Task prompt.
Retype exactly the lines below, beginning with the first and ending with the line where "12. gather 7 salt" appears.

Collected data:
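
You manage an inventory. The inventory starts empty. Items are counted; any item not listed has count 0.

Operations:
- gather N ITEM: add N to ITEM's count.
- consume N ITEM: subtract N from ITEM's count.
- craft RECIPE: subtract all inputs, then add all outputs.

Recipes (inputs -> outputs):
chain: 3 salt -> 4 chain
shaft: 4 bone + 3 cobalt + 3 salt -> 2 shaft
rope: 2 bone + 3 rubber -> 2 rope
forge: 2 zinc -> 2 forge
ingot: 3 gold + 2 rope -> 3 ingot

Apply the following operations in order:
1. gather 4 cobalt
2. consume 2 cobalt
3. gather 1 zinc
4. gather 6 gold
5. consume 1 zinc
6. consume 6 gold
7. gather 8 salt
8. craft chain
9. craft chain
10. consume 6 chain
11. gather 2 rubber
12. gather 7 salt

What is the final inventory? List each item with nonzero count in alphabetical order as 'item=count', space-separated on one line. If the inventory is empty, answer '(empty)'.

Answer: chain=2 cobalt=2 rubber=2 salt=9

Derivation:
After 1 (gather 4 cobalt): cobalt=4
After 2 (consume 2 cobalt): cobalt=2
After 3 (gather 1 zinc): cobalt=2 zinc=1
After 4 (gather 6 gold): cobalt=2 gold=6 zinc=1
After 5 (consume 1 zinc): cobalt=2 gold=6
After 6 (consume 6 gold): cobalt=2
After 7 (gather 8 salt): cobalt=2 salt=8
After 8 (craft chain): chain=4 cobalt=2 salt=5
After 9 (craft chain): chain=8 cobalt=2 salt=2
After 10 (consume 6 chain): chain=2 cobalt=2 salt=2
After 11 (gather 2 rubber): chain=2 cobalt=2 rubber=2 salt=2
After 12 (gather 7 salt): chain=2 cobalt=2 rubber=2 salt=9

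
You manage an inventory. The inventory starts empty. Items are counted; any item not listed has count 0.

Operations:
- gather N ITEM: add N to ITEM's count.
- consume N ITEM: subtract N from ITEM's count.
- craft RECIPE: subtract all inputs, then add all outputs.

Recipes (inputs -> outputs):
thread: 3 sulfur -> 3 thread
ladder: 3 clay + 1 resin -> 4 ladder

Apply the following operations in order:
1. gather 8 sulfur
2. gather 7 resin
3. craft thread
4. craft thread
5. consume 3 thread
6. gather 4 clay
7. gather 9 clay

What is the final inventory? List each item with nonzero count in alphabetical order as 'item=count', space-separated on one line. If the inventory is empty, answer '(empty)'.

Answer: clay=13 resin=7 sulfur=2 thread=3

Derivation:
After 1 (gather 8 sulfur): sulfur=8
After 2 (gather 7 resin): resin=7 sulfur=8
After 3 (craft thread): resin=7 sulfur=5 thread=3
After 4 (craft thread): resin=7 sulfur=2 thread=6
After 5 (consume 3 thread): resin=7 sulfur=2 thread=3
After 6 (gather 4 clay): clay=4 resin=7 sulfur=2 thread=3
After 7 (gather 9 clay): clay=13 resin=7 sulfur=2 thread=3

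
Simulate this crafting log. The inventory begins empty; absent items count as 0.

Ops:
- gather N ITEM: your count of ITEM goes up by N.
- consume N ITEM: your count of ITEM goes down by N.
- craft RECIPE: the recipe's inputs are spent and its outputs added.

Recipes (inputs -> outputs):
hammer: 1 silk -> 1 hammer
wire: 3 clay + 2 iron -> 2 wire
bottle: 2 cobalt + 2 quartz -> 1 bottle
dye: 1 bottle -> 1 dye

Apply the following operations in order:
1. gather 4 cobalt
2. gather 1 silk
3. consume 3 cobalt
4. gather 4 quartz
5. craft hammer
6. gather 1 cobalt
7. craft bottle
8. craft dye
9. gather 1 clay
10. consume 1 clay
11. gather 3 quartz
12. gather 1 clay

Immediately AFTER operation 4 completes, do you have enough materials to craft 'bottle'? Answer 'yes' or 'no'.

Answer: no

Derivation:
After 1 (gather 4 cobalt): cobalt=4
After 2 (gather 1 silk): cobalt=4 silk=1
After 3 (consume 3 cobalt): cobalt=1 silk=1
After 4 (gather 4 quartz): cobalt=1 quartz=4 silk=1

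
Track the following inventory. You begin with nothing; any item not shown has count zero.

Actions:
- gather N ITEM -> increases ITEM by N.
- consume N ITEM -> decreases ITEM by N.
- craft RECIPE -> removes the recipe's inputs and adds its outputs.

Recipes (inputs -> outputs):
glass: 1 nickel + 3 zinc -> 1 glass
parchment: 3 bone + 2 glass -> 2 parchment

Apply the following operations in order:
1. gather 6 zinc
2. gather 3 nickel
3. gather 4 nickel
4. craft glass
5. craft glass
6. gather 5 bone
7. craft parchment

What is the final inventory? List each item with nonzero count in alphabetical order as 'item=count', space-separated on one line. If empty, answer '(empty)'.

Answer: bone=2 nickel=5 parchment=2

Derivation:
After 1 (gather 6 zinc): zinc=6
After 2 (gather 3 nickel): nickel=3 zinc=6
After 3 (gather 4 nickel): nickel=7 zinc=6
After 4 (craft glass): glass=1 nickel=6 zinc=3
After 5 (craft glass): glass=2 nickel=5
After 6 (gather 5 bone): bone=5 glass=2 nickel=5
After 7 (craft parchment): bone=2 nickel=5 parchment=2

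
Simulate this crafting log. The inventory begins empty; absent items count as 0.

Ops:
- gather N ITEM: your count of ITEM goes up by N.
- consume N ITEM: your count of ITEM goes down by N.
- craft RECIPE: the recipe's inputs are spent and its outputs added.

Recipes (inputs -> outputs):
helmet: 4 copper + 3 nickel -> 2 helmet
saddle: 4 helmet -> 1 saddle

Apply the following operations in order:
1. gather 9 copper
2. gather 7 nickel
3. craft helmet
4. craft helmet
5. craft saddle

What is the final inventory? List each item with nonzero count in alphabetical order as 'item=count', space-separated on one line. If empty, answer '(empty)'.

After 1 (gather 9 copper): copper=9
After 2 (gather 7 nickel): copper=9 nickel=7
After 3 (craft helmet): copper=5 helmet=2 nickel=4
After 4 (craft helmet): copper=1 helmet=4 nickel=1
After 5 (craft saddle): copper=1 nickel=1 saddle=1

Answer: copper=1 nickel=1 saddle=1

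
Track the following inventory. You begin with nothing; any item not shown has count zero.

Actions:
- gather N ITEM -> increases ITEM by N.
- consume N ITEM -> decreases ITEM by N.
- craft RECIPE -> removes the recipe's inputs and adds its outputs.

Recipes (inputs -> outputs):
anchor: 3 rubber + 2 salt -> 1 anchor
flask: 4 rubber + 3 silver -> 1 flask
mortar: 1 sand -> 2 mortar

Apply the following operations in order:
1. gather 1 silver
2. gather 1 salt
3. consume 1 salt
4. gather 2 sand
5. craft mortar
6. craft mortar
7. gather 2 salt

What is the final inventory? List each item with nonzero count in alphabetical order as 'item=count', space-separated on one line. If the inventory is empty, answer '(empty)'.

After 1 (gather 1 silver): silver=1
After 2 (gather 1 salt): salt=1 silver=1
After 3 (consume 1 salt): silver=1
After 4 (gather 2 sand): sand=2 silver=1
After 5 (craft mortar): mortar=2 sand=1 silver=1
After 6 (craft mortar): mortar=4 silver=1
After 7 (gather 2 salt): mortar=4 salt=2 silver=1

Answer: mortar=4 salt=2 silver=1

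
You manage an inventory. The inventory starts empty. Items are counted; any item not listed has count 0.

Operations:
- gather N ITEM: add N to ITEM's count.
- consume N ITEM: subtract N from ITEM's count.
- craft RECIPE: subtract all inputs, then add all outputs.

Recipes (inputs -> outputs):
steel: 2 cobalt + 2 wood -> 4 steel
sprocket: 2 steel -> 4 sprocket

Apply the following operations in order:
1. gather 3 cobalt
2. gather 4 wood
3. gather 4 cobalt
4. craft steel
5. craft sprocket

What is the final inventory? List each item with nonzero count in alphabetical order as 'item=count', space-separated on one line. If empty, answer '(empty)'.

Answer: cobalt=5 sprocket=4 steel=2 wood=2

Derivation:
After 1 (gather 3 cobalt): cobalt=3
After 2 (gather 4 wood): cobalt=3 wood=4
After 3 (gather 4 cobalt): cobalt=7 wood=4
After 4 (craft steel): cobalt=5 steel=4 wood=2
After 5 (craft sprocket): cobalt=5 sprocket=4 steel=2 wood=2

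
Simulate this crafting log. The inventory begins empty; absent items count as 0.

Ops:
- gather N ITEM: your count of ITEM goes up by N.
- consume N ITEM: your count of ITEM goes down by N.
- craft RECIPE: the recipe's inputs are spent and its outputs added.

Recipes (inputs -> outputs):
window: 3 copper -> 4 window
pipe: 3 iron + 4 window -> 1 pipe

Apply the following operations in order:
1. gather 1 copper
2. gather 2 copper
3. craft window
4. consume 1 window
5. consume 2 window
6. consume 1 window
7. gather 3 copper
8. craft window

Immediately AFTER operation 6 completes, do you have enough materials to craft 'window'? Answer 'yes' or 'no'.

After 1 (gather 1 copper): copper=1
After 2 (gather 2 copper): copper=3
After 3 (craft window): window=4
After 4 (consume 1 window): window=3
After 5 (consume 2 window): window=1
After 6 (consume 1 window): (empty)

Answer: no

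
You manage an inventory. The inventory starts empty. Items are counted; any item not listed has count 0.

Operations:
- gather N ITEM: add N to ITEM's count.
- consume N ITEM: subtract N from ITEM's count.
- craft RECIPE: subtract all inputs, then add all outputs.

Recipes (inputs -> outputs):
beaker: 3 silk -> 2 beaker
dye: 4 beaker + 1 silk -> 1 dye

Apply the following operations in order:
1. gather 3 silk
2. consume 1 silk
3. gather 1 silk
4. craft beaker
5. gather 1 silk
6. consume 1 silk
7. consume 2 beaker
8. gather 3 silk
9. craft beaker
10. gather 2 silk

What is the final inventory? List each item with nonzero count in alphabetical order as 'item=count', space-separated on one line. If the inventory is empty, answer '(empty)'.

After 1 (gather 3 silk): silk=3
After 2 (consume 1 silk): silk=2
After 3 (gather 1 silk): silk=3
After 4 (craft beaker): beaker=2
After 5 (gather 1 silk): beaker=2 silk=1
After 6 (consume 1 silk): beaker=2
After 7 (consume 2 beaker): (empty)
After 8 (gather 3 silk): silk=3
After 9 (craft beaker): beaker=2
After 10 (gather 2 silk): beaker=2 silk=2

Answer: beaker=2 silk=2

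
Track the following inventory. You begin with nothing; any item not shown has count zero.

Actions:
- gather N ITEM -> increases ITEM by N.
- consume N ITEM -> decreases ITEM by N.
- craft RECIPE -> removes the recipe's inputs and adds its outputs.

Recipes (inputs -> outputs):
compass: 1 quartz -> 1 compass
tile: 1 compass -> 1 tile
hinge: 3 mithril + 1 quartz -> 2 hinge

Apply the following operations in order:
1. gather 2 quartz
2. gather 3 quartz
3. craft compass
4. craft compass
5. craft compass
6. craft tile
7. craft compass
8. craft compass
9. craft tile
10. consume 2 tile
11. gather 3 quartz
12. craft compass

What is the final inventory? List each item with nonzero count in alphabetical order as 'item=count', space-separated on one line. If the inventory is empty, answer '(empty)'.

After 1 (gather 2 quartz): quartz=2
After 2 (gather 3 quartz): quartz=5
After 3 (craft compass): compass=1 quartz=4
After 4 (craft compass): compass=2 quartz=3
After 5 (craft compass): compass=3 quartz=2
After 6 (craft tile): compass=2 quartz=2 tile=1
After 7 (craft compass): compass=3 quartz=1 tile=1
After 8 (craft compass): compass=4 tile=1
After 9 (craft tile): compass=3 tile=2
After 10 (consume 2 tile): compass=3
After 11 (gather 3 quartz): compass=3 quartz=3
After 12 (craft compass): compass=4 quartz=2

Answer: compass=4 quartz=2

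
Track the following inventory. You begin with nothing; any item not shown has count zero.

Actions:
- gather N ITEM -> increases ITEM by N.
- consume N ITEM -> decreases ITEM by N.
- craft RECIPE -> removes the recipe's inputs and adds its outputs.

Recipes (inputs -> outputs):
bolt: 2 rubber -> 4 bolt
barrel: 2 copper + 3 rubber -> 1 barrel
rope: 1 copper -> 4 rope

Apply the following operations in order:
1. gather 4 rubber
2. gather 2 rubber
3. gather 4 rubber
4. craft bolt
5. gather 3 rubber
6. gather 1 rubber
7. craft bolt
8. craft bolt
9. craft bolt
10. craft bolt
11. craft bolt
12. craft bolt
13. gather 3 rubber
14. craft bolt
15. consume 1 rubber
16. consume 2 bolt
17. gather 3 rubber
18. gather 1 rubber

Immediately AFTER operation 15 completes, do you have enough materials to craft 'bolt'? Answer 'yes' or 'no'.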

Reply.
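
You manage an inventory. The inventory starts empty. Items are counted; any item not listed has count 0.

Operations:
- gather N ITEM: add N to ITEM's count.
- consume N ITEM: subtract N from ITEM's count.
- craft RECIPE: subtract all inputs, then add all outputs.

Recipes (inputs -> outputs):
chain: 3 salt -> 4 chain
shaft: 4 bone + 3 cobalt + 3 salt -> 2 shaft
rope: 2 bone + 3 rubber -> 2 rope
forge: 2 zinc -> 2 forge
ingot: 3 gold + 2 rope -> 3 ingot

Apply the following operations in order:
1. gather 4 cobalt
2. consume 2 cobalt
3. gather 1 zinc
4. gather 6 gold
5. consume 1 zinc
6. consume 6 gold
7. gather 8 salt
8. craft chain
9. craft chain
10. consume 6 chain
11. gather 2 rubber
12. gather 7 salt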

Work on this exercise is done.